§ **Records for this exercise**
________________________________________

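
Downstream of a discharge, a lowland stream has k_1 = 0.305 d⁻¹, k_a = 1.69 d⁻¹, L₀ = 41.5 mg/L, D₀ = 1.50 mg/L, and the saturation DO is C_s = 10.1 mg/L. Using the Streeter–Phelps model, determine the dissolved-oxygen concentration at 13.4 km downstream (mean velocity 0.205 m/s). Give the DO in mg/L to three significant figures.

Travel time t = x/v = 13.4 km / (0.205 m/s) = 13400 m / 0.205 m/s = 65370 s = 0.7565 d.
k_1 L₀/(k_a−k_1) = 0.305×41.5/(1.69−0.305) = 12.66/1.385 = 9.139 mg/L.
e^(−k_1 t) = e^(−0.305×0.7565) = 0.7939; e^(−k_a t) = e^(−1.69×0.7565) = 0.2784.
D = 9.139 × (0.7939 − 0.2784) + 1.50 × 0.2784 = 4.711 + 0.4177 = 5.129 mg/L.
DO = C_s − D = 10.1 − 5.129 = 4.971 mg/L.

DO ≈ 4.97 mg/L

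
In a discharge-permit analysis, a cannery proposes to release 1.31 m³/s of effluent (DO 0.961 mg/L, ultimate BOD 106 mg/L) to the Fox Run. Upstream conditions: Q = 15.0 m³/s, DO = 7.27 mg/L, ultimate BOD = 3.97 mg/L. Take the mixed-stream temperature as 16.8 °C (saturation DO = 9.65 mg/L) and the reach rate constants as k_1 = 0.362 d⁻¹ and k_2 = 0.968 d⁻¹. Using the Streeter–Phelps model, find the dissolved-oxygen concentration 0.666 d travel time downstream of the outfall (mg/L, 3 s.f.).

Mixed DO = (15.0×7.27 + 1.31×0.961)/(15.0+1.31) = 110.3/16.31 = 6.763 mg/L.
Mixed L₀ = (15.0×3.97 + 1.31×106)/(16.31) = 198.4/16.31 = 12.16 mg/L.
Initial deficit D₀ = C_s − DO₀ = 9.65 − 6.763 = 2.887 mg/L.
D(0.666) = [0.362×12.16/(0.968−0.362)](e^(−0.362×0.666) − e^(−0.968×0.666)) + 2.887 e^(−0.968×0.666)
= 7.267 × (0.7858 − 0.5248) + 2.887 × 0.5248 = 3.411 mg/L.
DO = 9.65 − 3.411 = 6.239 mg/L.

DO ≈ 6.24 mg/L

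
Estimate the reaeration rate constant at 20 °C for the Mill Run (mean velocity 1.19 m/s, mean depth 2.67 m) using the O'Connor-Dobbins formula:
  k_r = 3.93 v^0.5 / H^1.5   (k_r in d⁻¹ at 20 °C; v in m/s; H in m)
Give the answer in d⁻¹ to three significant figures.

k_r = 3.93 × 1.19^0.5 / 2.67^1.5 = 3.93 × 1.091 / 4.363 = 0.9827 d⁻¹.

k_r ≈ 0.983 d⁻¹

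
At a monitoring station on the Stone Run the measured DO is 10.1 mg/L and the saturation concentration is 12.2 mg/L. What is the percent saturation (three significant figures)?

82.8 % saturation

% saturation = C/C_s × 100 = 10.1/12.2 × 100 = 82.8 %.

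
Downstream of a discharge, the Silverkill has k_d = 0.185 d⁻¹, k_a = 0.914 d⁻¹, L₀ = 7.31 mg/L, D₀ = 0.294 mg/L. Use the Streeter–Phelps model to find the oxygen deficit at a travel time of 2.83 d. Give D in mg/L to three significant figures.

D ≈ 0.981 mg/L

k_d L₀/(k_a−k_d) = 0.185×7.31/(0.914−0.185) = 1.352/0.7290 = 1.855 mg/L.
e^(−k_d t) = e^(−0.185×2.830) = 0.5924; e^(−k_a t) = e^(−0.914×2.830) = 0.07527.
D = 1.855 × (0.5924 − 0.07527) + 0.294 × 0.07527 = 0.9593 + 0.02213 = 0.9815 mg/L.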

________________________________________

Give again the closing portion of the entries, from the line with "k_r = 3.93 v^0.5" through the last line. Keep it exact and add nothing.

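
  k_r = 3.93 v^0.5 / H^1.5   (k_r in d⁻¹ at 20 °C; v in m/s; H in m)
Give the answer in d⁻¹ to three significant figures.

k_r = 3.93 × 1.19^0.5 / 2.67^1.5 = 3.93 × 1.091 / 4.363 = 0.9827 d⁻¹.

k_r ≈ 0.983 d⁻¹

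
At a monitoring station on the Stone Run the measured DO is 10.1 mg/L and the saturation concentration is 12.2 mg/L. What is the percent saturation (three significant figures)?

82.8 % saturation

% saturation = C/C_s × 100 = 10.1/12.2 × 100 = 82.8 %.

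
Downstream of a discharge, the Silverkill has k_d = 0.185 d⁻¹, k_a = 0.914 d⁻¹, L₀ = 7.31 mg/L, D₀ = 0.294 mg/L. Use the Streeter–Phelps model to find the oxygen deficit at a travel time of 2.83 d. Give D in mg/L to three significant figures.

D ≈ 0.981 mg/L

k_d L₀/(k_a−k_d) = 0.185×7.31/(0.914−0.185) = 1.352/0.7290 = 1.855 mg/L.
e^(−k_d t) = e^(−0.185×2.830) = 0.5924; e^(−k_a t) = e^(−0.914×2.830) = 0.07527.
D = 1.855 × (0.5924 − 0.07527) + 0.294 × 0.07527 = 0.9593 + 0.02213 = 0.9815 mg/L.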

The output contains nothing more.